* Extracted data *
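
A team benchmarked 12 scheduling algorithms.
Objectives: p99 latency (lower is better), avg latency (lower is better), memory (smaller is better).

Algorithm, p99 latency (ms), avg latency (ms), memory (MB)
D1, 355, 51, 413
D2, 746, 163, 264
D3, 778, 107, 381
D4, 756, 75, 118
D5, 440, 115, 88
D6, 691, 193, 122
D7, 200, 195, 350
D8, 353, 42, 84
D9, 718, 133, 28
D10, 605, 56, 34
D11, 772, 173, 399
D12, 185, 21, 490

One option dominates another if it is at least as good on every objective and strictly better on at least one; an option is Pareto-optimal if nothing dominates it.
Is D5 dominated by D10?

No

D10 vs D5: D10 is worse on p99 latency (605 vs 440), so it does not dominate D5.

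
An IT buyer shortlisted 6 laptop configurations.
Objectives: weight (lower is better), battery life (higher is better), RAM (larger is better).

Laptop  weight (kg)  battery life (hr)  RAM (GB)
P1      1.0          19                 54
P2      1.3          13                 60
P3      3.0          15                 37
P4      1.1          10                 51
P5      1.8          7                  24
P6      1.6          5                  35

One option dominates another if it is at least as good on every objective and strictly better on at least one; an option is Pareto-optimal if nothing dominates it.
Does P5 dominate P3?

P5 vs P3: P5 is worse on battery life (7 vs 15), so it does not dominate P3.

No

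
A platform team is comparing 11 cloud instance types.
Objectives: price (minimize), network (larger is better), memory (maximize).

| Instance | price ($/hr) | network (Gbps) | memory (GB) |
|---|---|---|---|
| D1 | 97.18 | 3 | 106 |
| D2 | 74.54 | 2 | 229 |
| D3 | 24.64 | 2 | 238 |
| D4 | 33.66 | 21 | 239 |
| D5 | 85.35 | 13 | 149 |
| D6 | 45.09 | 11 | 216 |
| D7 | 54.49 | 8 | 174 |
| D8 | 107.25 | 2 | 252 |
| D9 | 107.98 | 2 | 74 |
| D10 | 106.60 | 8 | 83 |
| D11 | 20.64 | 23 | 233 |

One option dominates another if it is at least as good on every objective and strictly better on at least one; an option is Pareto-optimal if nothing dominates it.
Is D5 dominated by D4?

Yes

D4 vs D5: price 33.66≤85.35, network 21≥13, memory 239≥149 — D4 is at least as good on every objective with at least one strict improvement.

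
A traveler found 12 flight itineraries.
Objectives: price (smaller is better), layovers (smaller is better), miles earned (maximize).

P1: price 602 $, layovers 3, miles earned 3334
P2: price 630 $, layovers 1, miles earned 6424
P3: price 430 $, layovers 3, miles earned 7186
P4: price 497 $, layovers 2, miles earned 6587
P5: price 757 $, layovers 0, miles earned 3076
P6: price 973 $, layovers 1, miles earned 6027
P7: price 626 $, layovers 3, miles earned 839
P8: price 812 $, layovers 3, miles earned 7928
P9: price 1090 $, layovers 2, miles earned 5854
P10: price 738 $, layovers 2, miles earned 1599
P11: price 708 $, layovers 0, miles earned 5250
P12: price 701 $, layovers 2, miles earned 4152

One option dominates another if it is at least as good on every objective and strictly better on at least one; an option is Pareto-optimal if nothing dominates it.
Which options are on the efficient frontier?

P2, P3, P4, P8, P11

P1: dominated by P3 (price 430≤602, layovers 3≤3, miles earned 7186≥3334).
P2: not dominated.
P3: not dominated (best price).
P4: not dominated.
P5: dominated by P11 (price 708≤757, layovers 0≤0, miles earned 5250≥3076).
P6: dominated by P2 (price 630≤973, layovers 1≤1, miles earned 6424≥6027).
P7: dominated by P1 (price 602≤626, layovers 3≤3, miles earned 3334≥839).
P8: not dominated (best miles earned).
P9: dominated by P2 (price 630≤1090, layovers 1≤2, miles earned 6424≥5854).
P10: dominated by P2 (price 630≤738, layovers 1≤2, miles earned 6424≥1599).
P11: not dominated.
P12: dominated by P2 (price 630≤701, layovers 1≤2, miles earned 6424≥4152).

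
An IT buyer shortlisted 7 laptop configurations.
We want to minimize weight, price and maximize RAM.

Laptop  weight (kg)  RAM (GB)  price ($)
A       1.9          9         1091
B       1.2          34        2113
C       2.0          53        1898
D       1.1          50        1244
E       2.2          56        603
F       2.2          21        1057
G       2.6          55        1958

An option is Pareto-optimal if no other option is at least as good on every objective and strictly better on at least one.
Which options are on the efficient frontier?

A, C, D, E

A: not dominated.
B: dominated by D (weight 1.1≤1.2, RAM 50≥34, price 1244≤2113).
C: not dominated.
D: not dominated (best weight).
E: not dominated (best RAM).
F: dominated by E (weight 2.2≤2.2, RAM 56≥21, price 603≤1057).
G: dominated by E (weight 2.2≤2.6, RAM 56≥55, price 603≤1958).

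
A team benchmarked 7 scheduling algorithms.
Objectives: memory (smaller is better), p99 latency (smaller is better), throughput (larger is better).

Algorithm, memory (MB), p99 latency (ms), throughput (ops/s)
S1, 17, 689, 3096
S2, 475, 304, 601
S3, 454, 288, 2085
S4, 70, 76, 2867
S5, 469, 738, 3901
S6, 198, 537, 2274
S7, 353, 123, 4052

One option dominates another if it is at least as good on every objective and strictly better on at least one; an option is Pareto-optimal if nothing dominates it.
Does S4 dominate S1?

S4 vs S1: S4 is worse on memory (70 vs 17), so it does not dominate S1.

No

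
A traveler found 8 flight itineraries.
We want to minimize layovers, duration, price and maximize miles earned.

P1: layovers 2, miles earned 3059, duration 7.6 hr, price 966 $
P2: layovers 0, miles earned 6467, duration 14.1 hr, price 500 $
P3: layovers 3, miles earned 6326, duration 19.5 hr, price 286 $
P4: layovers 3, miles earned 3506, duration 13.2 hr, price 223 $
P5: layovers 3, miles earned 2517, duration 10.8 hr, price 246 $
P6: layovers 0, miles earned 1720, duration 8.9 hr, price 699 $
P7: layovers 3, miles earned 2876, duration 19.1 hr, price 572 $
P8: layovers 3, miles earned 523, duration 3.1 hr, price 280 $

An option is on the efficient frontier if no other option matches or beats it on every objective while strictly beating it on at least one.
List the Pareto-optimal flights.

P1: not dominated.
P2: not dominated (best miles earned).
P3: not dominated.
P4: not dominated (best price).
P5: not dominated.
P6: not dominated.
P7: dominated by P2 (layovers 0≤3, miles earned 6467≥2876, duration 14.1≤19.1, price 500≤572).
P8: not dominated (best duration).

P1, P2, P3, P4, P5, P6, P8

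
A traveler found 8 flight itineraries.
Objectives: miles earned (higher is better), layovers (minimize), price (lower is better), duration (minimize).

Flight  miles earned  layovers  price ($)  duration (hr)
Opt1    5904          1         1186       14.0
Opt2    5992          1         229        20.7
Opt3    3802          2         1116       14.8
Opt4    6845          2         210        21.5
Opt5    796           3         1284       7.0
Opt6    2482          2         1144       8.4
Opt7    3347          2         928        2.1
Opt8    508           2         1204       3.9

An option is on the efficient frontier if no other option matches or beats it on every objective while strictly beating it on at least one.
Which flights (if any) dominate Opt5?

Opt7

Opt7: miles earned 3347≥796, layovers 2≤3, price 928≤1284, duration 2.1≤7.0 — dominates Opt5.
Others (Opt1, Opt2, Opt3, Opt4, Opt6, Opt8) are each worse than Opt5 on at least one objective.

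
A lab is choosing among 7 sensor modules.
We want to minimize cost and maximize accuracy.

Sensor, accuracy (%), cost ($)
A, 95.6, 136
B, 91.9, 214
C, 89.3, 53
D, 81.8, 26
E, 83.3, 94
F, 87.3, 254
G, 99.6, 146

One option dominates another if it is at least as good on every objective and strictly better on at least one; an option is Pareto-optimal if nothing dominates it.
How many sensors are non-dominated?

A: not dominated.
B: dominated by A (accuracy 95.6≥91.9, cost 136≤214).
C: not dominated.
D: not dominated (best cost).
E: dominated by C (accuracy 89.3≥83.3, cost 53≤94).
F: dominated by A (accuracy 95.6≥87.3, cost 136≤254).
G: not dominated (best accuracy).
Pareto-optimal: A, C, D, G → 4.

4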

* What is expected *
The output should be exactly the lines from the one containing "B, 91.9, 214" to the final line of the listing above, inclusive.

* Response to this exercise *
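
B, 91.9, 214
C, 89.3, 53
D, 81.8, 26
E, 83.3, 94
F, 87.3, 254
G, 99.6, 146

One option dominates another if it is at least as good on every objective and strictly better on at least one; an option is Pareto-optimal if nothing dominates it.
How many sensors are non-dominated?

A: not dominated.
B: dominated by A (accuracy 95.6≥91.9, cost 136≤214).
C: not dominated.
D: not dominated (best cost).
E: dominated by C (accuracy 89.3≥83.3, cost 53≤94).
F: dominated by A (accuracy 95.6≥87.3, cost 136≤254).
G: not dominated (best accuracy).
Pareto-optimal: A, C, D, G → 4.

4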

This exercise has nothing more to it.